▶ [WHAT IS NEEDED]:
Go through the data and tally the lines that hold the string "Answer". Reply with the total alone.

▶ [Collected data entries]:
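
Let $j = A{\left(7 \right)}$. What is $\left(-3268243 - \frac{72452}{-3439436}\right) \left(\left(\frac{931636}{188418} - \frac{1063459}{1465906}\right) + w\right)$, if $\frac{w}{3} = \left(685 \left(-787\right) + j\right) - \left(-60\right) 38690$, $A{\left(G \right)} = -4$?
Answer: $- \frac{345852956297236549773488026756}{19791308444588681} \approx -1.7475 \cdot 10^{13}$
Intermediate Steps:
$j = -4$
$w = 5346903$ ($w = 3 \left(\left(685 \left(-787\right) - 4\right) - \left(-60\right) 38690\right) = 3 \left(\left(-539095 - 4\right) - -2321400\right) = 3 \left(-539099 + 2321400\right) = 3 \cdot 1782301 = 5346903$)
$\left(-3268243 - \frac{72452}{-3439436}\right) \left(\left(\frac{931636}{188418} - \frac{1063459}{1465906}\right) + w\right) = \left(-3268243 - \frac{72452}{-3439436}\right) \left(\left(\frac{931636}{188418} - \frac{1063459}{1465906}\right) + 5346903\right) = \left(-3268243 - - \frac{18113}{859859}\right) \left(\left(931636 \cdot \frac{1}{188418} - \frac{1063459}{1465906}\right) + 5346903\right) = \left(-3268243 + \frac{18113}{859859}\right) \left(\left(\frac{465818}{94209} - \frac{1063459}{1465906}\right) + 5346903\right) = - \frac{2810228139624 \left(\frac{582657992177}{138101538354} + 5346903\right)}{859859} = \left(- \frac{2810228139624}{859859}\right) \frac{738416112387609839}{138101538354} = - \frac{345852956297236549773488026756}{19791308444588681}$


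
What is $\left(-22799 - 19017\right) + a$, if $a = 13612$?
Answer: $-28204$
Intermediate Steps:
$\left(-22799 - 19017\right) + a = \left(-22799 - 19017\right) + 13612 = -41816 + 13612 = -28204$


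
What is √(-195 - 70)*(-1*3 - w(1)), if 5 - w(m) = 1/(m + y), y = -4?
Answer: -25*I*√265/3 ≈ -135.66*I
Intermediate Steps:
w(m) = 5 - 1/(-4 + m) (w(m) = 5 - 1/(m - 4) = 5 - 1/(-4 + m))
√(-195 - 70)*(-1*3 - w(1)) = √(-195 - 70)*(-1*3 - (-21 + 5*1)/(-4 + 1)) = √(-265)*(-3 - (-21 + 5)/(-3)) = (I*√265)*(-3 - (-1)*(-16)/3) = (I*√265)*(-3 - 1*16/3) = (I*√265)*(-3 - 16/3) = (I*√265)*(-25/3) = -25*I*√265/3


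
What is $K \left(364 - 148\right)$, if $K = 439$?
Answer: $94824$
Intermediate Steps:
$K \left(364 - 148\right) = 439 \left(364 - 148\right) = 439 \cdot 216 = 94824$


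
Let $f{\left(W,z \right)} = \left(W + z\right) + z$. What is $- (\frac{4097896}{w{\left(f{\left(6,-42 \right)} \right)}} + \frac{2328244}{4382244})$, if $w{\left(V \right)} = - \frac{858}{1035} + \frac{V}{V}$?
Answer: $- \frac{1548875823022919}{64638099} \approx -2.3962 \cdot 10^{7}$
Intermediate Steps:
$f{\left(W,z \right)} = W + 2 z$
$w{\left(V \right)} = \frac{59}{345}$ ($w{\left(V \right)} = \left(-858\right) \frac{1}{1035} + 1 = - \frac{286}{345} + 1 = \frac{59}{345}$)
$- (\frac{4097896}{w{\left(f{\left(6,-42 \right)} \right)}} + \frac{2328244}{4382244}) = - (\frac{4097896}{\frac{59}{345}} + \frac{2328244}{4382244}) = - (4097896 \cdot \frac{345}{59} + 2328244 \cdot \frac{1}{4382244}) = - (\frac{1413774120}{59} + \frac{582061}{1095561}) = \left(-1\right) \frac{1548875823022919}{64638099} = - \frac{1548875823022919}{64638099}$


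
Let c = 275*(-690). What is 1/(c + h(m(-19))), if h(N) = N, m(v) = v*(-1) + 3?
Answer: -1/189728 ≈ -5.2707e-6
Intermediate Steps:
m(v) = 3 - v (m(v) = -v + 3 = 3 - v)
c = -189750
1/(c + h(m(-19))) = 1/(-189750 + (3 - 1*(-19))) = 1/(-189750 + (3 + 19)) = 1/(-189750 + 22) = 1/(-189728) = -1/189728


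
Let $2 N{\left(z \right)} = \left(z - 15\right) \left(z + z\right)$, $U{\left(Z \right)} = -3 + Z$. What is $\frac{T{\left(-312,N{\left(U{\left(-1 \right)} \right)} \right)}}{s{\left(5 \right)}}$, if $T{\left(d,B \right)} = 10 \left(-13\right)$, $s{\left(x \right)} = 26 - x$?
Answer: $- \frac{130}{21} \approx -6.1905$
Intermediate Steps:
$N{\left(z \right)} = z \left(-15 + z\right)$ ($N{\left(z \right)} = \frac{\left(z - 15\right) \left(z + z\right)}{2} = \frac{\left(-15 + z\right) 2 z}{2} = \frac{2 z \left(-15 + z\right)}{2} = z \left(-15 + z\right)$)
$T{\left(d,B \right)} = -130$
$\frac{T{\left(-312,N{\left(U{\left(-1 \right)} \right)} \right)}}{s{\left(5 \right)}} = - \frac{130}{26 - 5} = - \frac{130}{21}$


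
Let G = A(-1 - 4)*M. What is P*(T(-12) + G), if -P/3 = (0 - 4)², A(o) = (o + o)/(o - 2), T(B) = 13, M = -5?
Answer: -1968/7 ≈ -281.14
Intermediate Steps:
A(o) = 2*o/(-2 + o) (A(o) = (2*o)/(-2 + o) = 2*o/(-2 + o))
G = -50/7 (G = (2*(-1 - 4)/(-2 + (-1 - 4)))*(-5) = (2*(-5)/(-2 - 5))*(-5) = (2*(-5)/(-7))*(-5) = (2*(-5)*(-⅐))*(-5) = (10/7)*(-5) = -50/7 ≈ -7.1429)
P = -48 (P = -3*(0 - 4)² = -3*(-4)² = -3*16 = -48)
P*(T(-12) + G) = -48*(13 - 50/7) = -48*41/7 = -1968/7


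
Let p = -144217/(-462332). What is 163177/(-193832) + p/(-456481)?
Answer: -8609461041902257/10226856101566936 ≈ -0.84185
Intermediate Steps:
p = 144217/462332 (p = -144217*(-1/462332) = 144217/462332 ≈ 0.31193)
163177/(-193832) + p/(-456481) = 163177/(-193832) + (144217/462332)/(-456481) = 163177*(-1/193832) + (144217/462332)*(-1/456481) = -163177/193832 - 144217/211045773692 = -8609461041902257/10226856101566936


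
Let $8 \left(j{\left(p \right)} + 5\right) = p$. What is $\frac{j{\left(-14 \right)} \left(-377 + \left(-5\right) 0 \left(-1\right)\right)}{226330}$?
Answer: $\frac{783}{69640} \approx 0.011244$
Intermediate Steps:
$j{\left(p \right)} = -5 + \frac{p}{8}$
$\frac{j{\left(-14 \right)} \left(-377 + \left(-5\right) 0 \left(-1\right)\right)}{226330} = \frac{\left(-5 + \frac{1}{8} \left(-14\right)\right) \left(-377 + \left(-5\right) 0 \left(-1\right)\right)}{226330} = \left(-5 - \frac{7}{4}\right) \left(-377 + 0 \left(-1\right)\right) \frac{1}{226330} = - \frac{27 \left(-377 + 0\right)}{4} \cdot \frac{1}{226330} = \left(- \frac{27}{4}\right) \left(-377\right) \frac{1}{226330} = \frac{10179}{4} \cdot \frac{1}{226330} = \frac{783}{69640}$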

▶ [PROBLEM SOLUTION]:
10